- [Task brief]: Filter these entries down to the lines that hold the word "Revenue", and show each of them.

- [Record set]:
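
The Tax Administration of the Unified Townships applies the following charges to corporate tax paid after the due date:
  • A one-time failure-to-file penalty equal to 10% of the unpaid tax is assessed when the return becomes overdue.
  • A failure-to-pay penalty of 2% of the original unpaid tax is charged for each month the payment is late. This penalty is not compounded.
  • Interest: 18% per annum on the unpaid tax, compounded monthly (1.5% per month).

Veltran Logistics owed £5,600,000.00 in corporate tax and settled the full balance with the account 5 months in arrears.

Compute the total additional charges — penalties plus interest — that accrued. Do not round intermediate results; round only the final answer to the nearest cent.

Failure-to-file penalty: 10% × £5,600,000.00 = £560,000.00
Failure-to-pay penalty = 2% × £5,600,000.00 × 5 mo = £560,000.00
Interest: £5,600,000.00 × ((1 + 0.015)^5 − 1) = £5,600,000.00 × 0.0772840… = £432,790.4218…
Penalties + interest = £1,120,000.0000 + £432,790.4218… = £1,552,790.42

£1,552,790.42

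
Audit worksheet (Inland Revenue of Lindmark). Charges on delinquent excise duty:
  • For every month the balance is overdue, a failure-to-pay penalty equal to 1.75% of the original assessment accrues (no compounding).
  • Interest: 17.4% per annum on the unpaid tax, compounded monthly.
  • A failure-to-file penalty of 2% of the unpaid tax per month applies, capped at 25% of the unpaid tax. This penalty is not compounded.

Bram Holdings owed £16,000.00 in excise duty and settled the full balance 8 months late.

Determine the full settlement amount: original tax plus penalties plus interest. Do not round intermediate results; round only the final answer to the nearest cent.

£22,752.97

Failure-to-file: 8 × 2% × £16,000.00 = £2,560.00 (under the 25% cap)
Failure-to-pay penalty: 8 × 1.75% × £16,000.00 = £2,240.00
Interest (17.4%/yr ÷ 12 = 1.45%/month): £16,000.00 × ((1 + 0.0145)^8 − 1) = £1,952.9737…
Total = £16,000.00 + £4,800.0000 + £1,952.9737… = £22,752.97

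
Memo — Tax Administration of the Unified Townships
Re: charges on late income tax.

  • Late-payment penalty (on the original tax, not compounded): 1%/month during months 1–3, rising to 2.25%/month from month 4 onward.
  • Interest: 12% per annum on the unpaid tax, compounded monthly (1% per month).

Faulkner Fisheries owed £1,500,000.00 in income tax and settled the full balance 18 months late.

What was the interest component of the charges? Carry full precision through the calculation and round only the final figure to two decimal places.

£294,221.21

Interest: £1,500,000.00 × ((1 + 0.01)^18 − 1) = £1,500,000.00 × 0.1961475… = £294,221.2135…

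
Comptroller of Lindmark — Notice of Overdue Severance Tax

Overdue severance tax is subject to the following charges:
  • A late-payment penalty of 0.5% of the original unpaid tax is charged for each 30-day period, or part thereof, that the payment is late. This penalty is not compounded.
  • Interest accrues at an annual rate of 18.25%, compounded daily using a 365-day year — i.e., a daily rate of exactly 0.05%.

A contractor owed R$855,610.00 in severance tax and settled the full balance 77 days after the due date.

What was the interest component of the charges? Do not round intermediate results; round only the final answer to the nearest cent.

Interest: R$855,610.00 × ((1 + 0.0005)^77 − 1) = R$855,610.00 × 0.03924073… = R$33,574.7601…

R$33,574.76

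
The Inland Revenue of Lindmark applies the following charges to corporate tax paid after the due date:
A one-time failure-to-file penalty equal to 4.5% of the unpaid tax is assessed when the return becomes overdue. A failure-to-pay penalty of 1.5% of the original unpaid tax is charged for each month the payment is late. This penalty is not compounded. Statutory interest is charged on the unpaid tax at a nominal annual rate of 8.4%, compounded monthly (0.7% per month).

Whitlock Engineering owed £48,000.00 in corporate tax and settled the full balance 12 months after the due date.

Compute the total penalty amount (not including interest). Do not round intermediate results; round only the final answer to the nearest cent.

£10,800.00

Failure-to-file penalty: 4.5% × £48,000.00 = £2,160.00
Failure-to-pay penalty: 12 × 1.5% × £48,000.00 = £8,640.00
Total penalty = £2,160.00 + £8,640.00 = £10,800.00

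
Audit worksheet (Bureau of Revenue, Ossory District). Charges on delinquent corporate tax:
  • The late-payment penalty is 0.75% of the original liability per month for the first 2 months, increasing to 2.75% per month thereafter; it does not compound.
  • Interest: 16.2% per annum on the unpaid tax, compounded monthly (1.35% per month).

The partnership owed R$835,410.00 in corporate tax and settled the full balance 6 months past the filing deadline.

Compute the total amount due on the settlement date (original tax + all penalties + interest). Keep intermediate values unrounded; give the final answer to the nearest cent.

R$1,009,829.79

Penalty, months 1–2: 2 × 0.75% × R$835,410.00 = R$12,531.15
Penalty, months 3–6: 4 × 2.75% × R$835,410.00 = R$91,895.10
Interest: R$835,410.00 × ((1 + 0.0135)^6 − 1) = R$835,410.00 × 0.0837835… = R$69,993.5390…
Total = R$835,410.00 + R$104,426.2500 + R$69,993.5390… = R$1,009,829.79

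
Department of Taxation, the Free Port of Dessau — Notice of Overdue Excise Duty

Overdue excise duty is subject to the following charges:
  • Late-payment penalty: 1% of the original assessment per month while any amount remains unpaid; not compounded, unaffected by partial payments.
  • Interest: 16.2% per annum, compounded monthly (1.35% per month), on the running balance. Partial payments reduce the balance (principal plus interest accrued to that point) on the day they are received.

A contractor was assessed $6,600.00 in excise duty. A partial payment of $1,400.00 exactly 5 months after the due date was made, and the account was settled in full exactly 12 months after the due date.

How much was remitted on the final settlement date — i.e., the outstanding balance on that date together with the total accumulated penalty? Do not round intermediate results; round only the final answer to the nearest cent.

$7,006.49

Balance at month 5: $6,600.0000 × (1 + 0.0135)^5 = $7,057.6920…
After $1,400.00 payment: $7,057.6920… − $1,400.00 = $5,657.6920…
Balance at month 12: $5,657.6920… × (1 + 0.0135)^7 = $6,214.4911…
Penalty: 12 × 1% × $6,600.00 = $792.00
Final settlement = outstanding balance + penalty = $6,214.4911… + $792.00 = $7,006.49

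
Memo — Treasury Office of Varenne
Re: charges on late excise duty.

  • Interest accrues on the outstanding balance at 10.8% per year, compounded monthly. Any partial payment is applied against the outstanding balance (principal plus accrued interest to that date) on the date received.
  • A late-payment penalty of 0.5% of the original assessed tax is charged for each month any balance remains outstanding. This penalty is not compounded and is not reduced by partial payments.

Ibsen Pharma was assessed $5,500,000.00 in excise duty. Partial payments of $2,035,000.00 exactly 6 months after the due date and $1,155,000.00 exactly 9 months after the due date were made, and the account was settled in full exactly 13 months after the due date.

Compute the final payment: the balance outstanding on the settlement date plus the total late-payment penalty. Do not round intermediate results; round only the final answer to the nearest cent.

Monthly rate = 10.8% ÷ 12 = 0.9%
Balance at month 6: $5,500,000.0000 × (1 + 0.009)^6 = $5,803,763.2332…
After $2,035,000.00 payment: $5,803,763.2332… − $2,035,000.00 = $3,768,763.2332…
Balance at month 9: $3,768,763.2332… × (1 + 0.009)^3 = $3,871,438.3974…
After $1,155,000.00 payment: $3,871,438.3974… − $1,155,000.00 = $2,716,438.3974…
Balance at month 13: $2,716,438.3974… × (1 + 0.009)^4 = $2,815,558.3078…
Penalty: 13 × 0.5% × $5,500,000.00 = $357,500.00
Final settlement = outstanding balance + penalty = $2,815,558.3078… + $357,500.00 = $3,173,058.31

$3,173,058.31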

- [Completed task]:
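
Audit worksheet (Inland Revenue of Lindmark). Charges on delinquent excise duty:
The Inland Revenue of Lindmark applies the following charges to corporate tax paid after the due date:
Audit worksheet (Bureau of Revenue, Ossory District). Charges on delinquent corporate tax: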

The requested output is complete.